======== The data

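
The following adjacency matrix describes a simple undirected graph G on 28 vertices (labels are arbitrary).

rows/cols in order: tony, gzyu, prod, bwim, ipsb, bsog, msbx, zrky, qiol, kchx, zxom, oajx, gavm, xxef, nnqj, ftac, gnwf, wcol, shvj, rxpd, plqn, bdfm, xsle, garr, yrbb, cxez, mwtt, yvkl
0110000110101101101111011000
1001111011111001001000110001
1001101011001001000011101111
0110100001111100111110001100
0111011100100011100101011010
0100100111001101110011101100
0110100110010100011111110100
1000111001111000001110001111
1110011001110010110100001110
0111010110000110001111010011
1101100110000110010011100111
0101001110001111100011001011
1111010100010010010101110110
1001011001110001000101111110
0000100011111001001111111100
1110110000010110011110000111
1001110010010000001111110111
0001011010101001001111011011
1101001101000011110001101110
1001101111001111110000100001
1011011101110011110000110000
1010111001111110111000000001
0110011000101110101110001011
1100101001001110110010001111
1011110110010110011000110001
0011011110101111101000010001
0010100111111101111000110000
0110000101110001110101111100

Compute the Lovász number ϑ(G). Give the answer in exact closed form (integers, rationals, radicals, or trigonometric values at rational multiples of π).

7

Vertex qiol has 15 neighbors: tony, gzyu, prod, bsog, msbx, kchx, zxom, oajx, nnqj, gnwf, wcol, rxpd, yrbb, cxez, mwtt.
deg(gzyu) = 15; N(gzyu) = {tony, bwim, ipsb, bsog, msbx, qiol, kchx, zxom, oajx, gavm, ftac, shvj, xsle, garr, yvkl}.
deg(prod) = 15; N(prod) = {tony, bwim, ipsb, msbx, qiol, kchx, gavm, ftac, plqn, bdfm, xsle, yrbb, cxez, mwtt, yvkl}.
Vertex xxef has 15 neighbors: tony, bwim, bsog, msbx, kchx, zxom, oajx, ftac, rxpd, bdfm, xsle, garr, yrbb, cxez, mwtt.
Every vertex has degree 15 (N=28); this is K(8,2), the Kneser graph.
A has 3 distinct eigenvalues ≈ [15.0, 1.0, -5.0].
With N=28: ϑ(G) = 28·(-1*(-5))/(15−(-5)) = 7.
Numerically 7.00000000.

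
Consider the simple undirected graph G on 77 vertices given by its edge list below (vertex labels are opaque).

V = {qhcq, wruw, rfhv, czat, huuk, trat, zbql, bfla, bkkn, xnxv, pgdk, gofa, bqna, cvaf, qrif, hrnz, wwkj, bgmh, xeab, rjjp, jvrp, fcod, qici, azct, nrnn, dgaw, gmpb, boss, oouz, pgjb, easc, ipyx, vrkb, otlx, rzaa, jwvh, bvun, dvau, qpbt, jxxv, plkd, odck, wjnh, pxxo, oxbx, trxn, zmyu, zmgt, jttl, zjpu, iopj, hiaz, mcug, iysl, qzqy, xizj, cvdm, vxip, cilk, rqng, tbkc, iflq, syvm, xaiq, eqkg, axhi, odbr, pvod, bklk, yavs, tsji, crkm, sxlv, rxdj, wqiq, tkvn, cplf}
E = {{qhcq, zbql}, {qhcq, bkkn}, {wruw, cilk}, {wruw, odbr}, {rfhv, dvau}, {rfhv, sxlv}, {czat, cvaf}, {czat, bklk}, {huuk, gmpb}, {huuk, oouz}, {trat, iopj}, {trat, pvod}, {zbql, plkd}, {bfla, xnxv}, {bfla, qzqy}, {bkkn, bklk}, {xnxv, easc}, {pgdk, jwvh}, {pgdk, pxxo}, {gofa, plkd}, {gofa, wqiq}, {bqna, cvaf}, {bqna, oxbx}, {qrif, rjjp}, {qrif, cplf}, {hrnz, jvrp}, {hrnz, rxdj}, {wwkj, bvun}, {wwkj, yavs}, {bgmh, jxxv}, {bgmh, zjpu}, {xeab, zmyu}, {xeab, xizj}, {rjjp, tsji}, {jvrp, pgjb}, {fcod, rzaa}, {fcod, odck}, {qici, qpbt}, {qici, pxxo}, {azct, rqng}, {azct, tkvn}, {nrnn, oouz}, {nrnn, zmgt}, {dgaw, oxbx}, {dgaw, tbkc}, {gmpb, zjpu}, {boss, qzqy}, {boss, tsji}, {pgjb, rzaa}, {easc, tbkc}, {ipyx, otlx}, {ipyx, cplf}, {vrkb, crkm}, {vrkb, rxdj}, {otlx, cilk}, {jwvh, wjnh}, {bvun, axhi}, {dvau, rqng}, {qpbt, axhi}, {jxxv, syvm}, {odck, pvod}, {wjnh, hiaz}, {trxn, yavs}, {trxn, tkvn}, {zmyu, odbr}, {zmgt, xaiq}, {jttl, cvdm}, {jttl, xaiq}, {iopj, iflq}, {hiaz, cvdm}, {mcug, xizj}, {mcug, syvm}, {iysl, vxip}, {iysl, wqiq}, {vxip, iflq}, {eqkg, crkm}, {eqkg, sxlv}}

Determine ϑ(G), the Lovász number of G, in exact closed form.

deg(yavs) = 2; N(yavs) = {wwkj, trxn}.
N(gmpb) = {huuk, zjpu}, |N(gmpb)| = 2.
Vertex wjnh has 2 neighbors: jwvh, hiaz.
deg(pgdk) = 2; N(pgdk) = {jwvh, pxxo}.
77-vertex 2-regular graph: the odd cycle C_{77}.
The 39 distinct eigenvalues: [2.0, 1.99335, 1.97342, 1.94037, 1.89441, 1.83583, 1.76504, 1.68251, 1.58877, 1.48447, 1.37028, 1.24698, 1.11538, 0.97635, 0.83083, 0.67978, 0.5242, 0.36514, 0.20365, 0.0408, -0.12232, -0.28463, -0.44504, -0.60249, -0.75593, -0.90434, -1.04674, -1.18216, -1.30972, -1.42856, -1.5379, -1.637, -1.72521, -1.80194, -1.86667, -1.91899, -1.95853, -1.98504, -1.99834].
ϑ = −N·λ_min/(λ_max−λ_min) = −77·(-2*cos(pi/77))/(2−(-2*cos(pi/77))) = 77*cos(pi/77)/(cos(pi/77) + 1).
≈ 38.48397347 (to 8 d.p.).
Check 38 ≤ 77*cos(pi/77)/(cos(pi/77) + 1) ≤ 39: both strict.

77*cos(pi/77)/(cos(pi/77) + 1)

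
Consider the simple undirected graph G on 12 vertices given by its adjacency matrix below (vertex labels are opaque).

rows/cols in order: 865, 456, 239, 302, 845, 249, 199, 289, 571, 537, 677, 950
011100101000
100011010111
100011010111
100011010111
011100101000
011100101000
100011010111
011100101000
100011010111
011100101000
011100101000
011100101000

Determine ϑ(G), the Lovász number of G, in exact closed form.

deg(289) = 5; N(289) = {456, 239, 302, 199, 571}.
deg(199) = 7; N(199) = {865, 845, 249, 289, 537, 677, 950}.
deg(865) = 5; N(865) = {456, 239, 302, 199, 571}.
N(456) = {865, 845, 249, 289, 537, 677, 950}, |N(456)| = 7.
Complete multipartite on [7, 5]: sandwich collapses at ϑ=7.
Numerically 7.0000.
7 ≤ 7 ≤ 7: collapsed.

7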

================

Exercise prompt -> Go through the material above and output exactly the lines from the one containing "0011011110101111101000010001" through the one containing "0110000101110001110101111100".

Answer below ->
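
0011011110101111101000010001
0010100111111101111000110000
0110000101110001110101111100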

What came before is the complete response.